*** Data for this task ***

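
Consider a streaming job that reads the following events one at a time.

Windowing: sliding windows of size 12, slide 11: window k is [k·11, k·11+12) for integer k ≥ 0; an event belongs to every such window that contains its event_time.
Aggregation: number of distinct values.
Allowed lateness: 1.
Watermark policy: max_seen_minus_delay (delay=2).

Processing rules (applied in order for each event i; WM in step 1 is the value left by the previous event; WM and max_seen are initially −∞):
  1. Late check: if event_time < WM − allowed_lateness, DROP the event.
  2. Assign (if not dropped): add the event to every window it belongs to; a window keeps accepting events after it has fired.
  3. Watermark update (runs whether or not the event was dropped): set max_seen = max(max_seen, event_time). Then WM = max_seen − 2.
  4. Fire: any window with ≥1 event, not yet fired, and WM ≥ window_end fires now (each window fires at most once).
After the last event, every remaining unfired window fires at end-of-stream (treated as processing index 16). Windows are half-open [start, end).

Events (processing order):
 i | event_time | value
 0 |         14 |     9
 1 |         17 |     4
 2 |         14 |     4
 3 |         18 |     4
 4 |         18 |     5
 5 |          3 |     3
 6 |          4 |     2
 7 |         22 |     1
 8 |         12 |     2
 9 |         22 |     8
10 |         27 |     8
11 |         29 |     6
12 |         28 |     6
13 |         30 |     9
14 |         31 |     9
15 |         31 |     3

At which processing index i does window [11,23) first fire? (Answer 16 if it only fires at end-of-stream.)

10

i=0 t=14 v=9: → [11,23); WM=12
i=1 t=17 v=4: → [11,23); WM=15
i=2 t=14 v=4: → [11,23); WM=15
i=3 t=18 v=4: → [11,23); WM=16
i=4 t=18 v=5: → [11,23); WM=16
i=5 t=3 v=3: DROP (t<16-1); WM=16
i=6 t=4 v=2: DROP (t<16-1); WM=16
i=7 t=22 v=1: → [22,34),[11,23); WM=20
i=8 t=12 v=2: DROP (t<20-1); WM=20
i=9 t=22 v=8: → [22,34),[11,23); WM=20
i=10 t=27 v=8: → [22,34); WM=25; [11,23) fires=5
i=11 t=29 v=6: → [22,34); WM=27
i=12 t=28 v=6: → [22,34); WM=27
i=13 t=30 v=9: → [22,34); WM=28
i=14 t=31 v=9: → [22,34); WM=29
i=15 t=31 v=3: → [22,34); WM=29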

*** End of Data for this task ***
*** Data for this task ***

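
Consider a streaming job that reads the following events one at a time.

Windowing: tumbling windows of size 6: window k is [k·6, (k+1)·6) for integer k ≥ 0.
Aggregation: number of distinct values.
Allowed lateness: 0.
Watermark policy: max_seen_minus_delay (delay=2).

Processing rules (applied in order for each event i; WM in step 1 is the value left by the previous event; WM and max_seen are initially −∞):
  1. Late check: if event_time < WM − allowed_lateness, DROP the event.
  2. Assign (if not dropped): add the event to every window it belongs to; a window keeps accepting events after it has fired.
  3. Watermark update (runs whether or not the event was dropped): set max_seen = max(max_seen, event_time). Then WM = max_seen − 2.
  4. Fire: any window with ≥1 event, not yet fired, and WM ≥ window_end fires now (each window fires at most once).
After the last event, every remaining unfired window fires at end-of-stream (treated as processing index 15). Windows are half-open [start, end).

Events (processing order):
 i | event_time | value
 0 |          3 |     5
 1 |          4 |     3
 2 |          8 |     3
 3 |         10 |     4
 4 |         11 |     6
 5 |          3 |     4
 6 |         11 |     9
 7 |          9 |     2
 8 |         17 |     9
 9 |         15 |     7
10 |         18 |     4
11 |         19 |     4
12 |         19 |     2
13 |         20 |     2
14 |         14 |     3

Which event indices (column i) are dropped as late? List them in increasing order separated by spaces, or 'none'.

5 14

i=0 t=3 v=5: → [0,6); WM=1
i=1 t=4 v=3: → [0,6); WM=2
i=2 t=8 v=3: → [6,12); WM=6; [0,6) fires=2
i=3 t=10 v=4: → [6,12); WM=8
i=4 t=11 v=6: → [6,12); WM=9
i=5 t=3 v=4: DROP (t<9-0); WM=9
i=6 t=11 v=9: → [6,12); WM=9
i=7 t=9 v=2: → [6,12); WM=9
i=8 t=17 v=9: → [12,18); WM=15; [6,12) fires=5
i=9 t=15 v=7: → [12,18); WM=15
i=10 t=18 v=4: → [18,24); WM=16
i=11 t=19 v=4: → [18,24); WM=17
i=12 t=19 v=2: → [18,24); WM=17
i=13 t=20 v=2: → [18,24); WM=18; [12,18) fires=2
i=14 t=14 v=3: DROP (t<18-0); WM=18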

*** End of Data for this task ***

Exercise description: Which lines hold the word "start"? Return all of them from the records above.

Expected answer:
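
After the last event, every remaining unfired window fires at end-of-stream (treated as processing index 16). Windows are half-open [start, end).
After the last event, every remaining unfired window fires at end-of-stream (treated as processing index 15). Windows are half-open [start, end).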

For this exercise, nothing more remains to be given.